• ASSIGNED TASK:
With no addition or omission, return the entries below.

Data extracted from a collection
######

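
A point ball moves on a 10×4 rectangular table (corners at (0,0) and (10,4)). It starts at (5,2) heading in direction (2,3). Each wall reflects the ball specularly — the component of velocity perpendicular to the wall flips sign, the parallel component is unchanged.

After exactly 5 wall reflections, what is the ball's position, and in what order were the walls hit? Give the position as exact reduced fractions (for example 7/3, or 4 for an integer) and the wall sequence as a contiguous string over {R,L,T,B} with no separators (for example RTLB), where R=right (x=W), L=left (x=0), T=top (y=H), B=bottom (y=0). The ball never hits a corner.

1. t=2/3 → T at (19/3,4); v=(2,-3)
2. t=4/3 → B at (9,0); v=(2,3)
3. t=1/2 → R at (10,3/2); v=(-2,3)
4. t=5/6 → T at (25/3,4); v=(-2,-3)
5. t=4/3 → B at (17/3,0); v=(-2,3)

Final position: (17/3,0)
Wall sequence: TBRTB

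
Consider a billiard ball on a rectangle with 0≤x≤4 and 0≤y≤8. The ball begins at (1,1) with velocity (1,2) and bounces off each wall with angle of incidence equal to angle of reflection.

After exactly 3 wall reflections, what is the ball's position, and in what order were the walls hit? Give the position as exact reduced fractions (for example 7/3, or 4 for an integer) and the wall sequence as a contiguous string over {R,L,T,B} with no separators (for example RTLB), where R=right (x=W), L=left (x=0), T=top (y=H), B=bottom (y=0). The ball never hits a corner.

1. t=3 → R at (4,7); v=(-1,2)
2. t=1/2 → T at (7/2,8); v=(-1,-2)
3. t=7/2 → L at (0,1); v=(1,-2)

Final position: (0,1)
Wall sequence: RTL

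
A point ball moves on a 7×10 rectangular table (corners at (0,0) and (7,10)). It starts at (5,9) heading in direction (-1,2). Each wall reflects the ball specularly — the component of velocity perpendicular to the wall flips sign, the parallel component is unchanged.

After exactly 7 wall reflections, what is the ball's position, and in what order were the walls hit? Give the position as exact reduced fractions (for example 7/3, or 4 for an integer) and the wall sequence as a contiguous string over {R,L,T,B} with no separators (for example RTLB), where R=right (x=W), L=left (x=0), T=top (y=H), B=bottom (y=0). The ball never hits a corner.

1. t=1/2 → T at (9/2,10); v=(-1,-2)
2. t=9/2 → L at (0,1); v=(1,-2)
3. t=1/2 → B at (1/2,0); v=(1,2)
4. t=5 → T at (11/2,10); v=(1,-2)
5. t=3/2 → R at (7,7); v=(-1,-2)
6. t=7/2 → B at (7/2,0); v=(-1,2)
7. t=7/2 → L at (0,7); v=(1,2)

Final position: (0,7)
Wall sequence: TLBTRBL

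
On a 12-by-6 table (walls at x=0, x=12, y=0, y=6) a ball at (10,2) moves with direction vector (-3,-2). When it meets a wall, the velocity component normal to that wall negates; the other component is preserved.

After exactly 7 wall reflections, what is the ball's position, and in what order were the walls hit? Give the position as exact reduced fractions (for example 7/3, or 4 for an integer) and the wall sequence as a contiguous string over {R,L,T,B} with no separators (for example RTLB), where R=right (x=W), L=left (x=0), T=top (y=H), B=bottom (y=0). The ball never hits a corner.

1. t=1 → B at (7,0); v=(-3,2)
2. t=7/3 → L at (0,14/3); v=(3,2)
3. t=2/3 → T at (2,6); v=(3,-2)
4. t=3 → B at (11,0); v=(3,2)
5. t=1/3 → R at (12,2/3); v=(-3,2)
6. t=8/3 → T at (4,6); v=(-3,-2)
7. t=4/3 → L at (0,10/3); v=(3,-2)

Final position: (0,10/3)
Wall sequence: BLTBRTL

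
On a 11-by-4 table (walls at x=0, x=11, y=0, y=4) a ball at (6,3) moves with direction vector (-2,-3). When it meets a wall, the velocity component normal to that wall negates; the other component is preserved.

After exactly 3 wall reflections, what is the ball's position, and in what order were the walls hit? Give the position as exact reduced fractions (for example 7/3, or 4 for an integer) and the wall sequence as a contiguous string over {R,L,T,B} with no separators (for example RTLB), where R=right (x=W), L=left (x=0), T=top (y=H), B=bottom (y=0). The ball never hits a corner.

1. t=1 → B at (4,0); v=(-2,3)
2. t=4/3 → T at (4/3,4); v=(-2,-3)
3. t=2/3 → L at (0,2); v=(2,-3)

Final position: (0,2)
Wall sequence: BTL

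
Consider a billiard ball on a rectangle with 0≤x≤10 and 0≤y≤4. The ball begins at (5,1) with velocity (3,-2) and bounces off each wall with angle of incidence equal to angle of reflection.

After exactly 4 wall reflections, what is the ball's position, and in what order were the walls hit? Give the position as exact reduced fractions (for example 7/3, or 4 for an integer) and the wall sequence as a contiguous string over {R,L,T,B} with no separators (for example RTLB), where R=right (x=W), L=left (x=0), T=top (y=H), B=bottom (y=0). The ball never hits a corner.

1. t=1/2 → B at (13/2,0); v=(3,2)
2. t=7/6 → R at (10,7/3); v=(-3,2)
3. t=5/6 → T at (15/2,4); v=(-3,-2)
4. t=2 → B at (3/2,0); v=(-3,2)

Final position: (3/2,0)
Wall sequence: BRTB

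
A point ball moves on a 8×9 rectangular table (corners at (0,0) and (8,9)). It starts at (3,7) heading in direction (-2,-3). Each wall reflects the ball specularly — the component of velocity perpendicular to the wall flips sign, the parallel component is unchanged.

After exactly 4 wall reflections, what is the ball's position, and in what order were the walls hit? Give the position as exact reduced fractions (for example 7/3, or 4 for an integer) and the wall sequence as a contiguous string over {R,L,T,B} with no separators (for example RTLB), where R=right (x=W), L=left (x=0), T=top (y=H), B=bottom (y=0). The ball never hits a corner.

Final position: (8,17/2)
Wall sequence: LBTR

1. t=3/2 → L at (0,5/2); v=(2,-3)
2. t=5/6 → B at (5/3,0); v=(2,3)
3. t=3 → T at (23/3,9); v=(2,-3)
4. t=1/6 → R at (8,17/2); v=(-2,-3)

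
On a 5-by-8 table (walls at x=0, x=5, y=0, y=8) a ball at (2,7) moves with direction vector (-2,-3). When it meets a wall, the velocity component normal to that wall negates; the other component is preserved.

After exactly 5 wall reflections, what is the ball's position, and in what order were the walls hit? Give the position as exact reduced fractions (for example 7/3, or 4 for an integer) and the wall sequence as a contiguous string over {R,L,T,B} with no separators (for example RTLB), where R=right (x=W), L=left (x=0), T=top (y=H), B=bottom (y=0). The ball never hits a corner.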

######

• ANSWER FOR THIS EXERCISE:
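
A point ball moves on a 10×4 rectangular table (corners at (0,0) and (10,4)). It starts at (5,2) heading in direction (2,3). Each wall reflects the ball specularly — the component of velocity perpendicular to the wall flips sign, the parallel component is unchanged.

After exactly 5 wall reflections, what is the ball's position, and in what order were the walls hit? Give the position as exact reduced fractions (for example 7/3, or 4 for an integer) and the wall sequence as a contiguous string over {R,L,T,B} with no separators (for example RTLB), where R=right (x=W), L=left (x=0), T=top (y=H), B=bottom (y=0). The ball never hits a corner.

1. t=2/3 → T at (19/3,4); v=(2,-3)
2. t=4/3 → B at (9,0); v=(2,3)
3. t=1/2 → R at (10,3/2); v=(-2,3)
4. t=5/6 → T at (25/3,4); v=(-2,-3)
5. t=4/3 → B at (17/3,0); v=(-2,3)

Final position: (17/3,0)
Wall sequence: TBRTB

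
Consider a billiard ball on a rectangle with 0≤x≤4 and 0≤y≤8. The ball begins at (1,1) with velocity (1,2) and bounces off each wall with angle of incidence equal to angle of reflection.

After exactly 3 wall reflections, what is the ball's position, and in what order were the walls hit? Give the position as exact reduced fractions (for example 7/3, or 4 for an integer) and the wall sequence as a contiguous string over {R,L,T,B} with no separators (for example RTLB), where R=right (x=W), L=left (x=0), T=top (y=H), B=bottom (y=0). The ball never hits a corner.

1. t=3 → R at (4,7); v=(-1,2)
2. t=1/2 → T at (7/2,8); v=(-1,-2)
3. t=7/2 → L at (0,1); v=(1,-2)

Final position: (0,1)
Wall sequence: RTL

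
A point ball moves on a 7×10 rectangular table (corners at (0,0) and (7,10)). It starts at (5,9) heading in direction (-1,2). Each wall reflects the ball specularly — the component of velocity perpendicular to the wall flips sign, the parallel component is unchanged.

After exactly 7 wall reflections, what is the ball's position, and in what order were the walls hit? Give the position as exact reduced fractions (for example 7/3, or 4 for an integer) and the wall sequence as a contiguous string over {R,L,T,B} with no separators (for example RTLB), where R=right (x=W), L=left (x=0), T=top (y=H), B=bottom (y=0). The ball never hits a corner.

1. t=1/2 → T at (9/2,10); v=(-1,-2)
2. t=9/2 → L at (0,1); v=(1,-2)
3. t=1/2 → B at (1/2,0); v=(1,2)
4. t=5 → T at (11/2,10); v=(1,-2)
5. t=3/2 → R at (7,7); v=(-1,-2)
6. t=7/2 → B at (7/2,0); v=(-1,2)
7. t=7/2 → L at (0,7); v=(1,2)

Final position: (0,7)
Wall sequence: TLBTRBL

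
On a 12-by-6 table (walls at x=0, x=12, y=0, y=6) a ball at (10,2) moves with direction vector (-3,-2). When it meets a wall, the velocity component normal to that wall negates; the other component is preserved.

After exactly 7 wall reflections, what is the ball's position, and in what order were the walls hit? Give the position as exact reduced fractions (for example 7/3, or 4 for an integer) and the wall sequence as a contiguous string over {R,L,T,B} with no separators (for example RTLB), where R=right (x=W), L=left (x=0), T=top (y=H), B=bottom (y=0). The ball never hits a corner.

1. t=1 → B at (7,0); v=(-3,2)
2. t=7/3 → L at (0,14/3); v=(3,2)
3. t=2/3 → T at (2,6); v=(3,-2)
4. t=3 → B at (11,0); v=(3,2)
5. t=1/3 → R at (12,2/3); v=(-3,2)
6. t=8/3 → T at (4,6); v=(-3,-2)
7. t=4/3 → L at (0,10/3); v=(3,-2)

Final position: (0,10/3)
Wall sequence: BLTBRTL

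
On a 11-by-4 table (walls at x=0, x=11, y=0, y=4) a ball at (6,3) moves with direction vector (-2,-3). When it meets a wall, the velocity component normal to that wall negates; the other component is preserved.

After exactly 3 wall reflections, what is the ball's position, and in what order were the walls hit? Give the position as exact reduced fractions (for example 7/3, or 4 for an integer) and the wall sequence as a contiguous string over {R,L,T,B} with no separators (for example RTLB), where R=right (x=W), L=left (x=0), T=top (y=H), B=bottom (y=0). The ball never hits a corner.

1. t=1 → B at (4,0); v=(-2,3)
2. t=4/3 → T at (4/3,4); v=(-2,-3)
3. t=2/3 → L at (0,2); v=(2,-3)

Final position: (0,2)
Wall sequence: BTL

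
Consider a billiard ball on a rectangle with 0≤x≤10 and 0≤y≤4. The ball begins at (5,1) with velocity (3,-2) and bounces off each wall with angle of incidence equal to angle of reflection.

After exactly 4 wall reflections, what is the ball's position, and in what order were the walls hit? Give the position as exact reduced fractions (for example 7/3, or 4 for an integer) and the wall sequence as a contiguous string over {R,L,T,B} with no separators (for example RTLB), where R=right (x=W), L=left (x=0), T=top (y=H), B=bottom (y=0). The ball never hits a corner.

1. t=1/2 → B at (13/2,0); v=(3,2)
2. t=7/6 → R at (10,7/3); v=(-3,2)
3. t=5/6 → T at (15/2,4); v=(-3,-2)
4. t=2 → B at (3/2,0); v=(-3,2)

Final position: (3/2,0)
Wall sequence: BRTB

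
A point ball moves on a 8×9 rectangular table (corners at (0,0) and (8,9)). It starts at (3,7) heading in direction (-2,-3). Each wall reflects the ball specularly — the component of velocity perpendicular to the wall flips sign, the parallel component is unchanged.

After exactly 4 wall reflections, what is the ball's position, and in what order were the walls hit? Give the position as exact reduced fractions (for example 7/3, or 4 for an integer) and the wall sequence as a contiguous string over {R,L,T,B} with no separators (for example RTLB), where R=right (x=W), L=left (x=0), T=top (y=H), B=bottom (y=0). The ball never hits a corner.

Final position: (8,17/2)
Wall sequence: LBTR

1. t=3/2 → L at (0,5/2); v=(2,-3)
2. t=5/6 → B at (5/3,0); v=(2,3)
3. t=3 → T at (23/3,9); v=(2,-3)
4. t=1/6 → R at (8,17/2); v=(-2,-3)

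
On a 5-by-8 table (walls at x=0, x=5, y=0, y=8) a ball at (2,7) moves with direction vector (-2,-3). When it meets a wall, the velocity component normal to that wall negates; the other component is preserved.

After exactly 5 wall reflections, what is the ball's position, and in what order were the walls hit? Give the position as exact reduced fractions (for example 7/3, or 4 for an integer) and the wall sequence as a contiguous string over {R,L,T,B} with no separators (for example RTLB), where R=right (x=W), L=left (x=0), T=top (y=H), B=bottom (y=0). The ball never hits a corner.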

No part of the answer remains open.